> _What you are asked to do_
Please write out exactly the lines of the data below from the line holding "12. The nurse one enjoys painting." through the line holding "14. The hiking", and leave out the rest.

────────────────

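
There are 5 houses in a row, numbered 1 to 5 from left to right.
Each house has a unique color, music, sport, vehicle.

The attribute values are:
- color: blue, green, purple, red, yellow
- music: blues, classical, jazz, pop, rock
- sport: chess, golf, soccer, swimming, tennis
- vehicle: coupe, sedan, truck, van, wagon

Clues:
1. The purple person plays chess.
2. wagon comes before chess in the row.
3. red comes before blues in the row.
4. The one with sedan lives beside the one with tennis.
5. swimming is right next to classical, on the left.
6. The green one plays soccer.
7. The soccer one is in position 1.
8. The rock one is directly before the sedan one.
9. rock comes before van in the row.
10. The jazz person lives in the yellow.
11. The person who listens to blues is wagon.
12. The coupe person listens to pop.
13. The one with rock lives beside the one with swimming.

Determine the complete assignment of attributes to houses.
Solution:

House | Color | Music | Sport | Vehicle
---------------------------------------
  1   | green | rock | soccer | truck
  2   | yellow | jazz | swimming | sedan
  3   | red | classical | tennis | van
  4   | blue | blues | golf | wagon
  5   | purple | pop | chess | coupe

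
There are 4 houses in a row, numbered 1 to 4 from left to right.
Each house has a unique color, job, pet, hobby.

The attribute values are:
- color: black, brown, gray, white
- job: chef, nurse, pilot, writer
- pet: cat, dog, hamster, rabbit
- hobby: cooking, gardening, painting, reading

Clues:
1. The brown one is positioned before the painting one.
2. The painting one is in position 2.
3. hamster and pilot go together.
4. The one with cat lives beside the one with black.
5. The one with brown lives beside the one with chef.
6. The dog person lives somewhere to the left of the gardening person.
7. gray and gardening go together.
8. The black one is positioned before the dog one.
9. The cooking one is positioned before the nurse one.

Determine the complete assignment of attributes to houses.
Solution:

House | Color | Job | Pet | Hobby
---------------------------------
  1   | brown | writer | cat | cooking
  2   | black | chef | rabbit | painting
  3   | white | nurse | dog | reading
  4   | gray | pilot | hamster | gardening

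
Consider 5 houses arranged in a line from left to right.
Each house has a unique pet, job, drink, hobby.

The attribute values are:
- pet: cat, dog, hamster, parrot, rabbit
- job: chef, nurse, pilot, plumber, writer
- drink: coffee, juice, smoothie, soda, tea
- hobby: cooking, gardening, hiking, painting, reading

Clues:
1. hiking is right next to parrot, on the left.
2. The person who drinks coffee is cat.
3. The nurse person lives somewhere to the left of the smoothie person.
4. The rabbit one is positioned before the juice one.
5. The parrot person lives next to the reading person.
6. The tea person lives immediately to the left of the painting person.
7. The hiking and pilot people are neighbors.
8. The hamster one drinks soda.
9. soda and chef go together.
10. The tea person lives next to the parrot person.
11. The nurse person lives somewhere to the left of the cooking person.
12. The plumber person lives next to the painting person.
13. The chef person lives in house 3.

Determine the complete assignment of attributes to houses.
Solution:

House | Pet | Job | Drink | Hobby
---------------------------------
  1   | rabbit | plumber | tea | hiking
  2   | parrot | pilot | juice | painting
  3   | hamster | chef | soda | reading
  4   | cat | nurse | coffee | gardening
  5   | dog | writer | smoothie | cooking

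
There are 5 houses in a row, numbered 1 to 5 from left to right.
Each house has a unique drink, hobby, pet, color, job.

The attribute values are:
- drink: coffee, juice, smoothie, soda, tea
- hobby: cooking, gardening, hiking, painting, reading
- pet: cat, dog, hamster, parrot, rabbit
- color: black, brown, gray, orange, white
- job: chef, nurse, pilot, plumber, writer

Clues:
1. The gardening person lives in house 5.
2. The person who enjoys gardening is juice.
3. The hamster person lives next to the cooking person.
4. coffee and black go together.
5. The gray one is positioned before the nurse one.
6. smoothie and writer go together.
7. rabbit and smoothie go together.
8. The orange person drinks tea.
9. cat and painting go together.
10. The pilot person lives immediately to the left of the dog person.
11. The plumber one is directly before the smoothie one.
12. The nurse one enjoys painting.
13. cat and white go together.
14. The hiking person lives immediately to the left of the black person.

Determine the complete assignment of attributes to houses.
Solution:

House | Drink | Hobby | Pet | Color | Job
-----------------------------------------
  1   | tea | hiking | hamster | orange | pilot
  2   | coffee | cooking | dog | black | plumber
  3   | smoothie | reading | rabbit | gray | writer
  4   | soda | painting | cat | white | nurse
  5   | juice | gardening | parrot | brown | chef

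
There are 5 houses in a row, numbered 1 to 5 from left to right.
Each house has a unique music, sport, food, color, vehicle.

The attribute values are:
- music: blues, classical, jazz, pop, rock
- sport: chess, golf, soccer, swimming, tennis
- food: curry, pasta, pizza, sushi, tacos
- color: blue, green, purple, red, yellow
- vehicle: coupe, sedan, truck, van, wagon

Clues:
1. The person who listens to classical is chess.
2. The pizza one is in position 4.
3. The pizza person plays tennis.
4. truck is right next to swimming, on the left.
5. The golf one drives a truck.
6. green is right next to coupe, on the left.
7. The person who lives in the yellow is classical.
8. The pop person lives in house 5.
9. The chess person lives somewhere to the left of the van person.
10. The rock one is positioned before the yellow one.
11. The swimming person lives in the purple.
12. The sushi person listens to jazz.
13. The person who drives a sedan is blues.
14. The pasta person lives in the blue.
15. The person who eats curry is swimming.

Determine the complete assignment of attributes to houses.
Solution:

House | Music | Sport | Food | Color | Vehicle
----------------------------------------------
  1   | jazz | golf | sushi | green | truck
  2   | rock | swimming | curry | purple | coupe
  3   | classical | chess | tacos | yellow | wagon
  4   | blues | tennis | pizza | red | sedan
  5   | pop | soccer | pasta | blue | van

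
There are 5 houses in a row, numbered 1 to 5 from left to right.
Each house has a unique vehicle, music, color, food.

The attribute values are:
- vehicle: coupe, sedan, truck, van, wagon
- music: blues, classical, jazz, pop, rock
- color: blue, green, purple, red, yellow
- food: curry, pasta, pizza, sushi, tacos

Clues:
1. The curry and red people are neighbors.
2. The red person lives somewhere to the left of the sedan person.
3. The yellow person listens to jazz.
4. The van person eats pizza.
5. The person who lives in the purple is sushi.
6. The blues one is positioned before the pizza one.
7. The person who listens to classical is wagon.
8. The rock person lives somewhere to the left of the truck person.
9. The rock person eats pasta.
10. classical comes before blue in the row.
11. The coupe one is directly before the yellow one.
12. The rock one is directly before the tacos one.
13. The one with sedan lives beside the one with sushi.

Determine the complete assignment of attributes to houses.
Solution:

House | Vehicle | Music | Color | Food
--------------------------------------
  1   | wagon | classical | green | curry
  2   | coupe | rock | red | pasta
  3   | sedan | jazz | yellow | tacos
  4   | truck | blues | purple | sushi
  5   | van | pop | blue | pizza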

────────────────

> _Reply_
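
12. The nurse one enjoys painting.
13. cat and white go together.
14. The hiking person lives immediately to the left of the black person.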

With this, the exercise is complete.